Task brief: Go through the records and filter out every line lacking the word "gives"; copy the lines that remain.
***
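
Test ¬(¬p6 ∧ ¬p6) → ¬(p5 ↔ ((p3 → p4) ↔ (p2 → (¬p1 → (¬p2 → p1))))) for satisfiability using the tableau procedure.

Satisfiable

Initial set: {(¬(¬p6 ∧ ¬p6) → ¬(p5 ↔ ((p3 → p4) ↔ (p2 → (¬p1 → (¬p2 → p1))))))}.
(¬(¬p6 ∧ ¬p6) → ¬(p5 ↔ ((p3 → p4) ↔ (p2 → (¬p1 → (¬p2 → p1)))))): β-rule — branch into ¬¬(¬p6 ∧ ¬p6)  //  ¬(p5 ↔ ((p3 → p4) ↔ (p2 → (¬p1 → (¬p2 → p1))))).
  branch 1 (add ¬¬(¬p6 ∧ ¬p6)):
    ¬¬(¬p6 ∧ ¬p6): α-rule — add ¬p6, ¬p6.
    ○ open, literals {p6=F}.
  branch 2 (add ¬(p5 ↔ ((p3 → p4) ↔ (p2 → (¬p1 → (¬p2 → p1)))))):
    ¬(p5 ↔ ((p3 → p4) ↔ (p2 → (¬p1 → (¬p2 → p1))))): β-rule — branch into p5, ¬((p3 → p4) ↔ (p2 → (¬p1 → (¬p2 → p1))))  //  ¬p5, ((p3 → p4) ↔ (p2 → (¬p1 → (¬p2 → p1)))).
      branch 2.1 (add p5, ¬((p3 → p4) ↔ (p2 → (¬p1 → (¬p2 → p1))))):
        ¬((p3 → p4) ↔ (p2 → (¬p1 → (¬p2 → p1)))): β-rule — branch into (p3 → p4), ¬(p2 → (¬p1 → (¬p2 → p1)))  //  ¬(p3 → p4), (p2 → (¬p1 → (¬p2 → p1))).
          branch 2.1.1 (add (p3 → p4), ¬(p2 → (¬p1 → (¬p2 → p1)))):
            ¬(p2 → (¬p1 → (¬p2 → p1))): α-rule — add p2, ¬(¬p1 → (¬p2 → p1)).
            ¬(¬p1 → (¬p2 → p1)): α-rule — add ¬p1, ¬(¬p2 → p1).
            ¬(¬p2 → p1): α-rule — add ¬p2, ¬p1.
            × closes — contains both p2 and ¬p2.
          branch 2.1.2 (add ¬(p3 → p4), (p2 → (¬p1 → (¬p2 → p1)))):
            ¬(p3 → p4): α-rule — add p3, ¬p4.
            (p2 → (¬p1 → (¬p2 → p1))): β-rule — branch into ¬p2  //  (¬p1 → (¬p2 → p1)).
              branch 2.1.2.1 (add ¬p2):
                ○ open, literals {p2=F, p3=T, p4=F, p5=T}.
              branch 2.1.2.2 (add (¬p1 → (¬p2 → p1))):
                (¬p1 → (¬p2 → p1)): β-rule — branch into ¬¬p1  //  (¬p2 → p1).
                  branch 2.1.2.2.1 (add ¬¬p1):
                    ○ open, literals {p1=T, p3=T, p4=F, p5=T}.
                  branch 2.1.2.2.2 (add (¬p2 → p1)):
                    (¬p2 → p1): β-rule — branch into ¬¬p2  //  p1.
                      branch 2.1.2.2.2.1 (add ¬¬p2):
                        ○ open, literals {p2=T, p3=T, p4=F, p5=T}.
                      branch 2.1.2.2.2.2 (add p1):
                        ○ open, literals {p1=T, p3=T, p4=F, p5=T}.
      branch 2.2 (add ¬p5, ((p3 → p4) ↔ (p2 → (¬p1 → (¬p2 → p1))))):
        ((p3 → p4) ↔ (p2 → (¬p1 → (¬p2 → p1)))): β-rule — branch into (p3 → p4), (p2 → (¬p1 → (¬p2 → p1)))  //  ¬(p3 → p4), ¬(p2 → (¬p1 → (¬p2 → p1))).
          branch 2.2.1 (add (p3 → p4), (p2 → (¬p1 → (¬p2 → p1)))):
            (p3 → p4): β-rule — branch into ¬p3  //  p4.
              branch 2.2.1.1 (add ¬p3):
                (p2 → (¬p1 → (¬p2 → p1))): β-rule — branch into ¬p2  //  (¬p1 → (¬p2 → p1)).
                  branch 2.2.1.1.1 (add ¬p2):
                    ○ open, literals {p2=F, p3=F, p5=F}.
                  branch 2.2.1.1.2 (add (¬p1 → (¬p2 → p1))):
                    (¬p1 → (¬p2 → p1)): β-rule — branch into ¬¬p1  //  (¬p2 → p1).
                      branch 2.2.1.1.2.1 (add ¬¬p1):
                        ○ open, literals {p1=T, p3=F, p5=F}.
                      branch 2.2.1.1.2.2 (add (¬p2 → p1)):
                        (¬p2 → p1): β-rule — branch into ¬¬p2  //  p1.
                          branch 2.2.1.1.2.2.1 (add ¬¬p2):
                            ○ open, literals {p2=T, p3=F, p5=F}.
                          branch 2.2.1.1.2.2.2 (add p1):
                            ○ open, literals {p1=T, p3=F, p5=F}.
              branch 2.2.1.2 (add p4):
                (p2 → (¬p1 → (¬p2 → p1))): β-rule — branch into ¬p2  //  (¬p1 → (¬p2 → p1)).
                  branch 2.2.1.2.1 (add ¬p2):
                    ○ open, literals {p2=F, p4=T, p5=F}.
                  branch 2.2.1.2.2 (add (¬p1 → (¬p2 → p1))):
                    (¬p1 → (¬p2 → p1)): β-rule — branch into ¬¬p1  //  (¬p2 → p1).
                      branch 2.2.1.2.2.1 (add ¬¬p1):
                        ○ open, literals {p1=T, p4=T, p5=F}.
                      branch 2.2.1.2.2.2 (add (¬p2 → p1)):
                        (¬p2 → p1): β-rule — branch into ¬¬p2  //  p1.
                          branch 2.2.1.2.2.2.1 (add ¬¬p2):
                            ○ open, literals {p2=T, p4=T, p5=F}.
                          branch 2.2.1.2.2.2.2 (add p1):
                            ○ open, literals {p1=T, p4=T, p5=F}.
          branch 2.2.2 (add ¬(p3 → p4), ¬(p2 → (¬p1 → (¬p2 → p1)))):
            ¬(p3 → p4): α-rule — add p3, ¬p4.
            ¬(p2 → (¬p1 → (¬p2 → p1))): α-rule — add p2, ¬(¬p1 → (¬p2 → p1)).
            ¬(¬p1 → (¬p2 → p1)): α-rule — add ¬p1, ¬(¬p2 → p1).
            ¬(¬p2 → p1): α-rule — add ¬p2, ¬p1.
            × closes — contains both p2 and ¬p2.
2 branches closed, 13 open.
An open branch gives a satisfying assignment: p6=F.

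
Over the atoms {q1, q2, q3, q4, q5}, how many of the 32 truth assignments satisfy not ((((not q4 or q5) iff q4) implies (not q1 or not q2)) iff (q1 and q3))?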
***
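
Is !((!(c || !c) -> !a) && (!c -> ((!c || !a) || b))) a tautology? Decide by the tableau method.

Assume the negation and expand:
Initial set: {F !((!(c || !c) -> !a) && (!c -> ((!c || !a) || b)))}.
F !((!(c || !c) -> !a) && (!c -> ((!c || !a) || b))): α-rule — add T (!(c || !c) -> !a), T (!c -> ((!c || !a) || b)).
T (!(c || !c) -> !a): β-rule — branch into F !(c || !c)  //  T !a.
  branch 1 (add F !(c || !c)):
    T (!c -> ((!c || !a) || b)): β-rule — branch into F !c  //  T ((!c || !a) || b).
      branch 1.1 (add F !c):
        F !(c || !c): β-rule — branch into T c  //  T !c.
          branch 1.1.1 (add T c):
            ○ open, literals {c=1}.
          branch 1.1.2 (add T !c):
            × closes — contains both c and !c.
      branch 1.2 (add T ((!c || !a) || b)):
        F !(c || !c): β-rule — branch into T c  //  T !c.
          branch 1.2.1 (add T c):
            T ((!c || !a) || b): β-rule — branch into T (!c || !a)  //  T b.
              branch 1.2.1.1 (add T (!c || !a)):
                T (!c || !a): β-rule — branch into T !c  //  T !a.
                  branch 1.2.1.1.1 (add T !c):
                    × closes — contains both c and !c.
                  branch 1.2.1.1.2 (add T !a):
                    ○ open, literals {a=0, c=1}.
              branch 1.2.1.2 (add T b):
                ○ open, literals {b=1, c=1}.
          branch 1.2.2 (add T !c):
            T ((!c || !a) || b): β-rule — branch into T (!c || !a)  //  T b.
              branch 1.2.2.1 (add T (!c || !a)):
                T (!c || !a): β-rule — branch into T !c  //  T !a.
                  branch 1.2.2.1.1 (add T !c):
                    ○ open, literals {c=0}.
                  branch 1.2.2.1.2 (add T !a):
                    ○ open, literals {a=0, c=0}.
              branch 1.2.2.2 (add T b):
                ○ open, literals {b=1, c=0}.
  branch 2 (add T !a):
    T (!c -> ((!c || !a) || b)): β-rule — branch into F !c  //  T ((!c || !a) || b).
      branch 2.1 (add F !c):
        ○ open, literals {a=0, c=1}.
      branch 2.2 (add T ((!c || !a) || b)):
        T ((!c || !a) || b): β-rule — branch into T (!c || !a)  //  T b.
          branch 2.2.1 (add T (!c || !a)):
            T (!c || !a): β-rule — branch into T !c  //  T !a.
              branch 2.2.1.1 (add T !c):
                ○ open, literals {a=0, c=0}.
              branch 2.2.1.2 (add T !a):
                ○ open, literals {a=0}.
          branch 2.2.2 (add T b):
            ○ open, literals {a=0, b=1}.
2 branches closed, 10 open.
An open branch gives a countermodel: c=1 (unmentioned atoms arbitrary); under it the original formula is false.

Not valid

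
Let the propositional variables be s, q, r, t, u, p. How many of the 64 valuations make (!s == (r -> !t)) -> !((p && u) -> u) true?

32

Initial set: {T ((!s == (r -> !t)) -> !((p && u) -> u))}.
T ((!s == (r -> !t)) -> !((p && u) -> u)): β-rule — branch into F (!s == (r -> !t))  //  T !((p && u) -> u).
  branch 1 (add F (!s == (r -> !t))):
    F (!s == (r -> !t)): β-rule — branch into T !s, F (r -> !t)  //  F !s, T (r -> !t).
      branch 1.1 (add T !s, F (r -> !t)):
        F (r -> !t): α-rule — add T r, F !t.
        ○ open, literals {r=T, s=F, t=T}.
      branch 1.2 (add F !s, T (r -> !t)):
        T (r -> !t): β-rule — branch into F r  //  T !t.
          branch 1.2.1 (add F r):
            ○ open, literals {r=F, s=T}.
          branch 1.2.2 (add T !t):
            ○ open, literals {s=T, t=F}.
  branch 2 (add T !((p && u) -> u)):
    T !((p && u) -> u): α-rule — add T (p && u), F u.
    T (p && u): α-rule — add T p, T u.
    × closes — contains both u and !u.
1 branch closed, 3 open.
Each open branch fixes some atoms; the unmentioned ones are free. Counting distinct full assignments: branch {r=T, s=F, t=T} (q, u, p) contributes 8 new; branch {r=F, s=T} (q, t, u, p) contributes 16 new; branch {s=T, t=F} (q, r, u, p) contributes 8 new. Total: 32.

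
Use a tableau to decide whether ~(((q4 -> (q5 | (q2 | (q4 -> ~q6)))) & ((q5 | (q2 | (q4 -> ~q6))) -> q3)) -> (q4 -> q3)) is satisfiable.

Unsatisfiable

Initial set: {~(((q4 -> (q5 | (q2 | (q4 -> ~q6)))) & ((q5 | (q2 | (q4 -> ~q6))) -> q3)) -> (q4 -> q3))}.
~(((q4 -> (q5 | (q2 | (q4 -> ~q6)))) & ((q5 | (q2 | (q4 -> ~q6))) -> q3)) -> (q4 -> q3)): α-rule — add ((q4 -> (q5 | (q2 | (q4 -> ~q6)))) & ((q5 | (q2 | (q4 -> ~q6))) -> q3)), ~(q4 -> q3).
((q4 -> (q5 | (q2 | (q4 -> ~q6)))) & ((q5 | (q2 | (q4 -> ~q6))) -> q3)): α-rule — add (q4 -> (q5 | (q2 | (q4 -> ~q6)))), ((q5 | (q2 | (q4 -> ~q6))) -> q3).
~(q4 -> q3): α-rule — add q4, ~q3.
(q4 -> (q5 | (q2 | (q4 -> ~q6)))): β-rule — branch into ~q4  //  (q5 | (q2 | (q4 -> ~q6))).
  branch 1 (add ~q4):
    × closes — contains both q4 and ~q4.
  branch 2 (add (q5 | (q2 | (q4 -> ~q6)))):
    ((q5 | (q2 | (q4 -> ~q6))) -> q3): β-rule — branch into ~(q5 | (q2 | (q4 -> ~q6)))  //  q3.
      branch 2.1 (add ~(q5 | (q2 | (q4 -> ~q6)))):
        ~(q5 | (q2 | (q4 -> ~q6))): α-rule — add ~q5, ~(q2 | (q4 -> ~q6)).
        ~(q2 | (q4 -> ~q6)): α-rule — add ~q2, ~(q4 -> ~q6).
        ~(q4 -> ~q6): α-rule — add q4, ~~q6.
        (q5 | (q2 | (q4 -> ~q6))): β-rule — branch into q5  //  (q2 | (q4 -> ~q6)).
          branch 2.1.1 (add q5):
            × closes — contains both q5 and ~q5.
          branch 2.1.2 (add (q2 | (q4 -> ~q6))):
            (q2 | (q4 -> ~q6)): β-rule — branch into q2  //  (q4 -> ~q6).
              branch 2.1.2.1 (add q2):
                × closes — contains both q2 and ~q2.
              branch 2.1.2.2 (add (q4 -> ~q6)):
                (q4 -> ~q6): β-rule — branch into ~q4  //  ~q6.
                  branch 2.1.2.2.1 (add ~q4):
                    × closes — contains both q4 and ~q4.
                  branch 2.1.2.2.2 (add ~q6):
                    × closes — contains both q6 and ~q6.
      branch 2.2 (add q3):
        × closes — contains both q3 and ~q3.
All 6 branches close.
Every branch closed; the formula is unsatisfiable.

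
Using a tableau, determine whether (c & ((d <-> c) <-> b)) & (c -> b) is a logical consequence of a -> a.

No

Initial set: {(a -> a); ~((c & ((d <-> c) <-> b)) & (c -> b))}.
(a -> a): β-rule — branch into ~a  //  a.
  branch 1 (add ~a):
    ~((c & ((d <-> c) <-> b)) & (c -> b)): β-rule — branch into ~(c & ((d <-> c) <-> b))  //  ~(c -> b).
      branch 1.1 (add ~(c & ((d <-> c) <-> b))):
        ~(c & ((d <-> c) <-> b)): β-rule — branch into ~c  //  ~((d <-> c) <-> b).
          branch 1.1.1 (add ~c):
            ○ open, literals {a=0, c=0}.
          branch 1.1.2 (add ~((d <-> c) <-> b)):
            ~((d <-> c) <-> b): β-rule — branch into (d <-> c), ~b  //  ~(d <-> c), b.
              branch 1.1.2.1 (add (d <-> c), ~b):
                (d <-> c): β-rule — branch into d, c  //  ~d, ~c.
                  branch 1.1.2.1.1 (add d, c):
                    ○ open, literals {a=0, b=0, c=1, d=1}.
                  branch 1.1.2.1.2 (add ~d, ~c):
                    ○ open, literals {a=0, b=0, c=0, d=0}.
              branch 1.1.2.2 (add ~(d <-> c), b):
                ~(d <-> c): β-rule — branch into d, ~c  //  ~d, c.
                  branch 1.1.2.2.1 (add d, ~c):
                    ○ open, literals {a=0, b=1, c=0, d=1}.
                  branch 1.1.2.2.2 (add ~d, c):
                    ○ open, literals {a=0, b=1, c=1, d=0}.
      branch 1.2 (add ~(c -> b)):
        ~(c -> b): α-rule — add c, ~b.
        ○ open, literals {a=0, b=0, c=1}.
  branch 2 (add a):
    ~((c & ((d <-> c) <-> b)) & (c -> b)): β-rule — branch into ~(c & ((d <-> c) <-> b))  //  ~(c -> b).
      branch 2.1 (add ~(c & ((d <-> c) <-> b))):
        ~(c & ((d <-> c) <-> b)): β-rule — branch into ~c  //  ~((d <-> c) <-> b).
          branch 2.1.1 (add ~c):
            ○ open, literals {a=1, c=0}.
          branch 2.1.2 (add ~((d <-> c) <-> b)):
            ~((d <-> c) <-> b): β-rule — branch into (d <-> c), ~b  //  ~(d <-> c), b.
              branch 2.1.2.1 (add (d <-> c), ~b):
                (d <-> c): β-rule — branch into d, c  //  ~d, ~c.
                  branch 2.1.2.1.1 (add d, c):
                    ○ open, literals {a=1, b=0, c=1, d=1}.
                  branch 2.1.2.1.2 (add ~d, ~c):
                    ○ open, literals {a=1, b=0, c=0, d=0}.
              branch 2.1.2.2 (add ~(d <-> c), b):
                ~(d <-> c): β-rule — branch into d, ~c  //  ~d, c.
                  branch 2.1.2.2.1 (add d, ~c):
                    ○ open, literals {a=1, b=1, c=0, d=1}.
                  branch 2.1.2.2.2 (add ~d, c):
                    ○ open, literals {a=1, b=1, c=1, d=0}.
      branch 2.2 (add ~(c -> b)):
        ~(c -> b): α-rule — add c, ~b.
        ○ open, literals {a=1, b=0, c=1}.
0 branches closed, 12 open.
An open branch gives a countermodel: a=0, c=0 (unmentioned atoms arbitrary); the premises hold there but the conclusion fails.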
***
Written answer:
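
An open branch gives a satisfying assignment: p6=F.
An open branch gives a countermodel: c=1 (unmentioned atoms arbitrary); under it the original formula is false.
An open branch gives a countermodel: a=0, c=0 (unmentioned atoms arbitrary); the premises hold there but the conclusion fails.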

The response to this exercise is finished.